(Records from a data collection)
/---
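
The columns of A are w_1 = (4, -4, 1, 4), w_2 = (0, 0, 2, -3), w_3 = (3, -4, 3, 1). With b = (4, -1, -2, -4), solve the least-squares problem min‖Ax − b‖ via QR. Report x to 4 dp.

w_1 = (4, -4, 1, 4); ‖w_1‖ = 7.0000, so e_1 = (0.5714, -0.5714, 0.1429, 0.5714).
e_1·w_2 = 0.5714·0 + (-0.5714)·0 + 0.1429·2 + 0.5714·(-3) = -1.4286.
u_2 = w_2 + 1.4286·e_1 = (0.8163, -0.8163, 2.2041, -2.1837).
‖u_2‖ = 3.3105, so e_2 = (0.2466, -0.2466, 0.6658, -0.6596).
e_1·w_3 = 0.5714·3 + (-0.5714)·(-4) + 0.1429·3 + 0.5714·1 = 5.0000; e_2·w_3 = 0.2466·3 + (-0.2466)·(-4) + 0.6658·3 + (-0.6596)·1 = 3.0639.
u_3 = w_3 − 5.0000·e_1 − 3.0639·e_2 = (-0.6127, -0.3873, 0.2458, 0.1639).
‖u_3‖ = 0.7827, so e_3 = (-0.7827, -0.4949, 0.3140, 0.2094).
Qᵀb = (0.2857, 2.5399, -4.1016).
Back-substitute: x_3 = -4.1016/0.7827 = -5.2401.
x_2 = (2.5399 − 3.0639·(-5.2401))/3.3105 = 5.6170.
x_1 = (0.2857 + 1.4286·5.6170 − 5.0000·(-5.2401))/7.0000 = 4.9301.

x = (4.9301, 5.6170, -5.2401)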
\---
Output the data above exactly, please, line for line.

## Response for this exercise:
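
The columns of A are w_1 = (4, -4, 1, 4), w_2 = (0, 0, 2, -3), w_3 = (3, -4, 3, 1). With b = (4, -1, -2, -4), solve the least-squares problem min‖Ax − b‖ via QR. Report x to 4 dp.

w_1 = (4, -4, 1, 4); ‖w_1‖ = 7.0000, so e_1 = (0.5714, -0.5714, 0.1429, 0.5714).
e_1·w_2 = 0.5714·0 + (-0.5714)·0 + 0.1429·2 + 0.5714·(-3) = -1.4286.
u_2 = w_2 + 1.4286·e_1 = (0.8163, -0.8163, 2.2041, -2.1837).
‖u_2‖ = 3.3105, so e_2 = (0.2466, -0.2466, 0.6658, -0.6596).
e_1·w_3 = 0.5714·3 + (-0.5714)·(-4) + 0.1429·3 + 0.5714·1 = 5.0000; e_2·w_3 = 0.2466·3 + (-0.2466)·(-4) + 0.6658·3 + (-0.6596)·1 = 3.0639.
u_3 = w_3 − 5.0000·e_1 − 3.0639·e_2 = (-0.6127, -0.3873, 0.2458, 0.1639).
‖u_3‖ = 0.7827, so e_3 = (-0.7827, -0.4949, 0.3140, 0.2094).
Qᵀb = (0.2857, 2.5399, -4.1016).
Back-substitute: x_3 = -4.1016/0.7827 = -5.2401.
x_2 = (2.5399 − 3.0639·(-5.2401))/3.3105 = 5.6170.
x_1 = (0.2857 + 1.4286·5.6170 − 5.0000·(-5.2401))/7.0000 = 4.9301.

x = (4.9301, 5.6170, -5.2401)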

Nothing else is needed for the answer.